Exercise requirements ▸
The output must reproduce each line of the data word for word.
Segment Start: Extracted material
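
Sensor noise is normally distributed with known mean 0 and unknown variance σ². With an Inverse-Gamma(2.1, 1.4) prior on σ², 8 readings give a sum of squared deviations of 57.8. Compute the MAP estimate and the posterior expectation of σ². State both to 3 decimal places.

MAP: 4.268. Posterior mean: 5.941.

Posterior: Inverse-Gamma(shape = 2.1+8/2 = 6.1, scale = 1.4+57.8/2 = 30.3).
Mode = β/(α+1) = 30.3/7.1 = 4.268.
Mean = β/(α−1) = 30.3/5.1 = 5.941.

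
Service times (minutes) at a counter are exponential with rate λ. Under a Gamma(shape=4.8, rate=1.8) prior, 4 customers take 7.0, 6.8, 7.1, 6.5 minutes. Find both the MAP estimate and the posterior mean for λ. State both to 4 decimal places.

Σ times = 27.4. Posterior: Gamma(shape = 4.8+4 = 8.8, rate = 1.8+27.4 = 29.2).
Mode = (α−1)/β = 7.8/29.2 = 0.2671.
Mean = α/β = 8.8/29.2 = 0.3014.
Mean > mode: the posterior has a right tail.

MAP: 0.2671. Posterior mean: 0.3014.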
Segment End: Extracted material
Answer space ▸
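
Sensor noise is normally distributed with known mean 0 and unknown variance σ². With an Inverse-Gamma(2.1, 1.4) prior on σ², 8 readings give a sum of squared deviations of 57.8. Compute the MAP estimate and the posterior expectation of σ². State both to 3 decimal places.

MAP: 4.268. Posterior mean: 5.941.

Posterior: Inverse-Gamma(shape = 2.1+8/2 = 6.1, scale = 1.4+57.8/2 = 30.3).
Mode = β/(α+1) = 30.3/7.1 = 4.268.
Mean = β/(α−1) = 30.3/5.1 = 5.941.

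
Service times (minutes) at a counter are exponential with rate λ. Under a Gamma(shape=4.8, rate=1.8) prior, 4 customers take 7.0, 6.8, 7.1, 6.5 minutes. Find both the MAP estimate and the posterior mean for λ. State both to 4 decimal places.

Σ times = 27.4. Posterior: Gamma(shape = 4.8+4 = 8.8, rate = 1.8+27.4 = 29.2).
Mode = (α−1)/β = 7.8/29.2 = 0.2671.
Mean = α/β = 8.8/29.2 = 0.3014.
Mean > mode: the posterior has a right tail.

MAP: 0.2671. Posterior mean: 0.3014.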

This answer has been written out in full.